_TASK DESCRIPTION_
Exact copies of all the records are to be output.

Records from a collection:
*** Begin section ***

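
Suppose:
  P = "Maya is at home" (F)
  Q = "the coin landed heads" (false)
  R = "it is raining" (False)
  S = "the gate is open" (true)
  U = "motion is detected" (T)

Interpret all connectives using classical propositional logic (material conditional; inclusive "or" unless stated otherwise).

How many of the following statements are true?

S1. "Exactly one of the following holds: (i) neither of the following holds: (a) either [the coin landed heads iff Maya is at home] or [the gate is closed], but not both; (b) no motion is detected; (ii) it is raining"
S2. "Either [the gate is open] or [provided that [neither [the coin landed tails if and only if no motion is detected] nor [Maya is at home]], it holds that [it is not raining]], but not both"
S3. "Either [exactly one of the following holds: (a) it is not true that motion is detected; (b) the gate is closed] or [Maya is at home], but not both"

0

S1: This is (((Q iff P) xor not S) nor not U) xor R.

Q iff P = False iff False = True
not S = not True = False
(Q iff P) xor not S = True xor False = True
not U = not True = False
((Q iff P) xor not S) nor not U = True nor False = False
(((Q iff P) xor not S) nor not U) xor R = False xor False = False
So S1 is false.

S2: This is S xor (((not Q iff not U) nor P) -> not R).

not Q = not False = True
not U = not True = False
not Q iff not U = True iff False = False
(not Q iff not U) nor P = False nor False = True
not R = not False = True
((not Q iff not U) nor P) -> not R = True -> True = True
S xor (((not Q iff not U) nor P) -> not R) = True xor True = False
Hence S2 is false.

S3: Parsed as (not U xor not S) xor P

not U = not True = False
not S = not True = False
not U xor not S = False xor False = False
(not U xor not S) xor P = False xor False = False
So S3 is false.

0 of the 3 statements are true (none).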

*** End section ***

_ANSWER TO THIS TASK_
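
Suppose:
  P = "Maya is at home" (F)
  Q = "the coin landed heads" (false)
  R = "it is raining" (False)
  S = "the gate is open" (true)
  U = "motion is detected" (T)

Interpret all connectives using classical propositional logic (material conditional; inclusive "or" unless stated otherwise).

How many of the following statements are true?

S1. "Exactly one of the following holds: (i) neither of the following holds: (a) either [the coin landed heads iff Maya is at home] or [the gate is closed], but not both; (b) no motion is detected; (ii) it is raining"
S2. "Either [the gate is open] or [provided that [neither [the coin landed tails if and only if no motion is detected] nor [Maya is at home]], it holds that [it is not raining]], but not both"
S3. "Either [exactly one of the following holds: (a) it is not true that motion is detected; (b) the gate is closed] or [Maya is at home], but not both"

0

S1: This is (((Q iff P) xor not S) nor not U) xor R.

Q iff P = False iff False = True
not S = not True = False
(Q iff P) xor not S = True xor False = True
not U = not True = False
((Q iff P) xor not S) nor not U = True nor False = False
(((Q iff P) xor not S) nor not U) xor R = False xor False = False
So S1 is false.

S2: This is S xor (((not Q iff not U) nor P) -> not R).

not Q = not False = True
not U = not True = False
not Q iff not U = True iff False = False
(not Q iff not U) nor P = False nor False = True
not R = not False = True
((not Q iff not U) nor P) -> not R = True -> True = True
S xor (((not Q iff not U) nor P) -> not R) = True xor True = False
Hence S2 is false.

S3: Parsed as (not U xor not S) xor P

not U = not True = False
not S = not True = False
not U xor not S = False xor False = False
(not U xor not S) xor P = False xor False = False
So S3 is false.

0 of the 3 statements are true (none).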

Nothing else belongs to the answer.